# Your instructions
Take the data from its first line. Print each line exactly until the line containing "Batch Y: 45 units, 77 units" has been printed too.

# Input data
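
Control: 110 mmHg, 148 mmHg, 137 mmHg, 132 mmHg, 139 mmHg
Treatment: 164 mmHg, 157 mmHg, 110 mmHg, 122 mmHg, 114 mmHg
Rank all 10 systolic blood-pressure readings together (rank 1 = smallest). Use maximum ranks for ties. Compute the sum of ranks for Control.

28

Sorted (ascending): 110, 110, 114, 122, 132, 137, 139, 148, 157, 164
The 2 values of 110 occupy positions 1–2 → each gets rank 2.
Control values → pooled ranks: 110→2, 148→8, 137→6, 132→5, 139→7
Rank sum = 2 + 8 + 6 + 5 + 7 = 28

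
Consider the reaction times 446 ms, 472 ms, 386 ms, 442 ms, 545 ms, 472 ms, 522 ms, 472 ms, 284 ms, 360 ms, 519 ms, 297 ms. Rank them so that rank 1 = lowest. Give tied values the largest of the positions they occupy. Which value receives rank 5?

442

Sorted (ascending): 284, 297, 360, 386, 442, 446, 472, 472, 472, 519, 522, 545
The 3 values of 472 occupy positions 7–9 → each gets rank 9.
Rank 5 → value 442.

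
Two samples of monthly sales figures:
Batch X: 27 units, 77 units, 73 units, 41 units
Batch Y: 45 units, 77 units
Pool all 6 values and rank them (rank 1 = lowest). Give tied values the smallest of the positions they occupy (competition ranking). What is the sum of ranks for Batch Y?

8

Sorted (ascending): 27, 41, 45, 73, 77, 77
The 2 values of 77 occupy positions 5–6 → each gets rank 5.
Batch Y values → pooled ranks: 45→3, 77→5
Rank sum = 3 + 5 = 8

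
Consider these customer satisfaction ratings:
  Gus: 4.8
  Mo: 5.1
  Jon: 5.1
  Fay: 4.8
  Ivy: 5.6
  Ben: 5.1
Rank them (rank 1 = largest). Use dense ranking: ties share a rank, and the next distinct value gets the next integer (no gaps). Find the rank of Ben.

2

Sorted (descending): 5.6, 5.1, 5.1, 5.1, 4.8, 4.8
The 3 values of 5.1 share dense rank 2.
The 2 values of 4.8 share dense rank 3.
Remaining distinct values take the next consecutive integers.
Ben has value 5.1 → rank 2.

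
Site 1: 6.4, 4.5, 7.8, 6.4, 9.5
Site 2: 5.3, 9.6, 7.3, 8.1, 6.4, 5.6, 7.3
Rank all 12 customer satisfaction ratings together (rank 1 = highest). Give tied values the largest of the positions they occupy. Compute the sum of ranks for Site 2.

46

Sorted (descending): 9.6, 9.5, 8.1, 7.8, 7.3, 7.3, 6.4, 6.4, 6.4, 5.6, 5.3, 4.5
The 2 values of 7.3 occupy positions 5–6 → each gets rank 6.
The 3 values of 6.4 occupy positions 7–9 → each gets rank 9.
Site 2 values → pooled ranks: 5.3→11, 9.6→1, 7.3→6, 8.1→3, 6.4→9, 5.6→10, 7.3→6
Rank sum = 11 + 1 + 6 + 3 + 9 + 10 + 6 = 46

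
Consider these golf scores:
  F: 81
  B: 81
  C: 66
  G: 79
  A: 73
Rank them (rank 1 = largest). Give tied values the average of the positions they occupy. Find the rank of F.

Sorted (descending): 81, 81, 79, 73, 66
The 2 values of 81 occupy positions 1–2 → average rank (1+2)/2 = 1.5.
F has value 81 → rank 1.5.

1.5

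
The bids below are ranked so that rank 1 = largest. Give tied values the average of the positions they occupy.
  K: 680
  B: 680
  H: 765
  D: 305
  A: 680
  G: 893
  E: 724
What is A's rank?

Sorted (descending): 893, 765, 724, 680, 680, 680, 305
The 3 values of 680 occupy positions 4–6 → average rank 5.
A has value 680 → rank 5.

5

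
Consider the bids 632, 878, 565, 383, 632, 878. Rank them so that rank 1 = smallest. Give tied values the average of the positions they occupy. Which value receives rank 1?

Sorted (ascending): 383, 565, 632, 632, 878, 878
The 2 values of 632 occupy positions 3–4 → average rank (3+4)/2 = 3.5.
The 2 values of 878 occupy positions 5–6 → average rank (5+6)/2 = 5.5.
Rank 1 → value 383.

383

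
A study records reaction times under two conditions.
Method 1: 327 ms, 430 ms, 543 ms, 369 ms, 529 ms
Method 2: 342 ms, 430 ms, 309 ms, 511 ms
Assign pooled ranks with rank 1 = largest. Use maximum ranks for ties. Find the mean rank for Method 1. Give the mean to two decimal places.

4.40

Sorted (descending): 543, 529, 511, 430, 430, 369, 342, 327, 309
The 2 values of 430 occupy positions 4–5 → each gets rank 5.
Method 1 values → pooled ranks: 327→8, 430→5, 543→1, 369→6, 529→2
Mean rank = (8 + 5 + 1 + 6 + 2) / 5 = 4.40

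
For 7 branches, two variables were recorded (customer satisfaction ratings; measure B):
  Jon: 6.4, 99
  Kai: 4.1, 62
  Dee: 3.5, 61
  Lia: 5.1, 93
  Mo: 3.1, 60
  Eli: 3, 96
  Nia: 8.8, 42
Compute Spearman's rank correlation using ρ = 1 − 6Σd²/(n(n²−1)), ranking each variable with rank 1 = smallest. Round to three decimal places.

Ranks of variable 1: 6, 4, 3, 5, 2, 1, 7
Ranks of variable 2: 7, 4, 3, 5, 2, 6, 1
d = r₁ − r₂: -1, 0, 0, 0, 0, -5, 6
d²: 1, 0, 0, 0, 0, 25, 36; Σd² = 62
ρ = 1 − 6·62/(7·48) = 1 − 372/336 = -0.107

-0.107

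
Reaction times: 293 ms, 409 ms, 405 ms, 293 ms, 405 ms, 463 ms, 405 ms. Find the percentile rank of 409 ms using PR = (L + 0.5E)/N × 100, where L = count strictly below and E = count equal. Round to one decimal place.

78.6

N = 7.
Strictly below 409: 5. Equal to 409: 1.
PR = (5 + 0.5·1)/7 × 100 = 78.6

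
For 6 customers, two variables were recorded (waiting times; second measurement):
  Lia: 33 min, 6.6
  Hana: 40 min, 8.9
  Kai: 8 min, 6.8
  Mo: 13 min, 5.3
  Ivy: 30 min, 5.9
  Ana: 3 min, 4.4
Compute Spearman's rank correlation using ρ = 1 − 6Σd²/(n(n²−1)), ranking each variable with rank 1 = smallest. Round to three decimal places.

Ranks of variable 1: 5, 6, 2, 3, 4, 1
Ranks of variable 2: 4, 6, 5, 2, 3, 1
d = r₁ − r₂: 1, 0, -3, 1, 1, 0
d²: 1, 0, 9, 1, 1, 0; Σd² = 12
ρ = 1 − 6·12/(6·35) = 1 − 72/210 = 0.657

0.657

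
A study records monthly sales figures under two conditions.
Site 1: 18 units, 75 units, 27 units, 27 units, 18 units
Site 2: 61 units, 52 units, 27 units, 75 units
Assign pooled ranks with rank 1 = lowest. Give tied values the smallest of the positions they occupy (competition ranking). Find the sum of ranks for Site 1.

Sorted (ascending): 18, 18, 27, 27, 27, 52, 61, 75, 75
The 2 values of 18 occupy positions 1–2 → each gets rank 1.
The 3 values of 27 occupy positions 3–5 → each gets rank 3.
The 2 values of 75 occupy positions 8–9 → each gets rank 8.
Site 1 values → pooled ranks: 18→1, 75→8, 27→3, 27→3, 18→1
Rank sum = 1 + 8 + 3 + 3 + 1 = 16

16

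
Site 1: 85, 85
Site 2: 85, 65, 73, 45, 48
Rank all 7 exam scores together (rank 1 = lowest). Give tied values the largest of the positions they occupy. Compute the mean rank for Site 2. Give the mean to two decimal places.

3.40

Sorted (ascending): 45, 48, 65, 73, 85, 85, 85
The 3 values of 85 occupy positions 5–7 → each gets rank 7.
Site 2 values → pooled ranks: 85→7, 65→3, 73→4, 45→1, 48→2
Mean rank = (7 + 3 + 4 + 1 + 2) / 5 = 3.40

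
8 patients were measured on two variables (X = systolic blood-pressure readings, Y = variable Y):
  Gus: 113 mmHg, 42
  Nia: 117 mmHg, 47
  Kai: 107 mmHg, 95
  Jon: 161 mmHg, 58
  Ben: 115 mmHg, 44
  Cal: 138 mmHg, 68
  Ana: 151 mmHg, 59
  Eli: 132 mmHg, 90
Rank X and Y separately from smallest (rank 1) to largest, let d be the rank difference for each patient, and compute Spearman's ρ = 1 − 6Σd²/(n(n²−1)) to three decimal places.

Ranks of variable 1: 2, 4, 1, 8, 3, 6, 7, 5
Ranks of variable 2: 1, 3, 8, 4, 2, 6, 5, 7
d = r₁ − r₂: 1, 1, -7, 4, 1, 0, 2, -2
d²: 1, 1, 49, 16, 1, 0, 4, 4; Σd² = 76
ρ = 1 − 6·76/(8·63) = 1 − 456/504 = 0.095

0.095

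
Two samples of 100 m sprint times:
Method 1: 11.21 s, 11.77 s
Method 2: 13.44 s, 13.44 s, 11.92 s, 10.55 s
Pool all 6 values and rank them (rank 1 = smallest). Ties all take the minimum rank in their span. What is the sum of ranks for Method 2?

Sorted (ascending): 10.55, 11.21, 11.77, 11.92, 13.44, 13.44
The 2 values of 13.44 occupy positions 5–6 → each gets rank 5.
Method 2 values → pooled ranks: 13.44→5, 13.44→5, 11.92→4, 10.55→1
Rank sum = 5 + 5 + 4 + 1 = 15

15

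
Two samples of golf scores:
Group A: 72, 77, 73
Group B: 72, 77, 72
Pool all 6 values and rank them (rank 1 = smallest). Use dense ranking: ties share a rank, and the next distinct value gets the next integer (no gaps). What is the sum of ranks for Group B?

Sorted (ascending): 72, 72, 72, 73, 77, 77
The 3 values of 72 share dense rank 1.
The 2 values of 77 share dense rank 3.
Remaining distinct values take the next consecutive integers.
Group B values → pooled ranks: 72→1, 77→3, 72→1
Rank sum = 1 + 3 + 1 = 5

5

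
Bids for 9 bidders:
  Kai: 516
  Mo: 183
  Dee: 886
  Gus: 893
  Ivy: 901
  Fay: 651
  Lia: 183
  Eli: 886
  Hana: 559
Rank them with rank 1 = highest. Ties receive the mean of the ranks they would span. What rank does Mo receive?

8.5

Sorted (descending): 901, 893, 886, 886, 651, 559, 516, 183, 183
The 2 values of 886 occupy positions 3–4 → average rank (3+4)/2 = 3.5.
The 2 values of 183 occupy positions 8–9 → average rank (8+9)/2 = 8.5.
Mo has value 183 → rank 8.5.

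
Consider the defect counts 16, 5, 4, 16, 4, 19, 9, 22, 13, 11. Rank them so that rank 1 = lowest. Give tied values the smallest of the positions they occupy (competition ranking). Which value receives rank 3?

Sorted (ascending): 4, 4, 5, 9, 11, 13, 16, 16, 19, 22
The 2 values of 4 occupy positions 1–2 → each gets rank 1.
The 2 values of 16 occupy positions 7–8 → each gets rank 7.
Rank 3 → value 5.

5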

# Task result
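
Control: 110 mmHg, 148 mmHg, 137 mmHg, 132 mmHg, 139 mmHg
Treatment: 164 mmHg, 157 mmHg, 110 mmHg, 122 mmHg, 114 mmHg
Rank all 10 systolic blood-pressure readings together (rank 1 = smallest). Use maximum ranks for ties. Compute the sum of ranks for Control.

28

Sorted (ascending): 110, 110, 114, 122, 132, 137, 139, 148, 157, 164
The 2 values of 110 occupy positions 1–2 → each gets rank 2.
Control values → pooled ranks: 110→2, 148→8, 137→6, 132→5, 139→7
Rank sum = 2 + 8 + 6 + 5 + 7 = 28

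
Consider the reaction times 446 ms, 472 ms, 386 ms, 442 ms, 545 ms, 472 ms, 522 ms, 472 ms, 284 ms, 360 ms, 519 ms, 297 ms. Rank them so that rank 1 = lowest. Give tied values the largest of the positions they occupy. Which value receives rank 5?

442

Sorted (ascending): 284, 297, 360, 386, 442, 446, 472, 472, 472, 519, 522, 545
The 3 values of 472 occupy positions 7–9 → each gets rank 9.
Rank 5 → value 442.

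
Two samples of monthly sales figures:
Batch X: 27 units, 77 units, 73 units, 41 units
Batch Y: 45 units, 77 units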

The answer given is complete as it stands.